### TASK INSTRUCTIONS
The task here is to set down every line of the listing exactly.

### AVAILABLE DATA
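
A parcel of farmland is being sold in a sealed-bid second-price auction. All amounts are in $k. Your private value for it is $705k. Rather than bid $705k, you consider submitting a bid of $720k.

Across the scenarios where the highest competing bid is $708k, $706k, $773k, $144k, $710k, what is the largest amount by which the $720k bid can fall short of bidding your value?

$708k: truthful gives $0k, deviation gives −$3k → loss $3k.
$706k: truthful gives $0k, deviation gives −$1k → loss $1k.
$773k: same outcome either way → loss $0k.
$144k: same outcome either way → loss $0k.
$710k: truthful gives $0k, deviation gives −$5k → loss $5k.
Maximum loss: $5k.

$5k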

### ANSWER BOX
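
A parcel of farmland is being sold in a sealed-bid second-price auction. All amounts are in $k. Your private value for it is $705k. Rather than bid $705k, you consider submitting a bid of $720k.

Across the scenarios where the highest competing bid is $708k, $706k, $773k, $144k, $710k, what is the largest amount by which the $720k bid can fall short of bidding your value?

$708k: truthful gives $0k, deviation gives −$3k → loss $3k.
$706k: truthful gives $0k, deviation gives −$1k → loss $1k.
$773k: same outcome either way → loss $0k.
$144k: same outcome either way → loss $0k.
$710k: truthful gives $0k, deviation gives −$5k → loss $5k.
Maximum loss: $5k.

$5k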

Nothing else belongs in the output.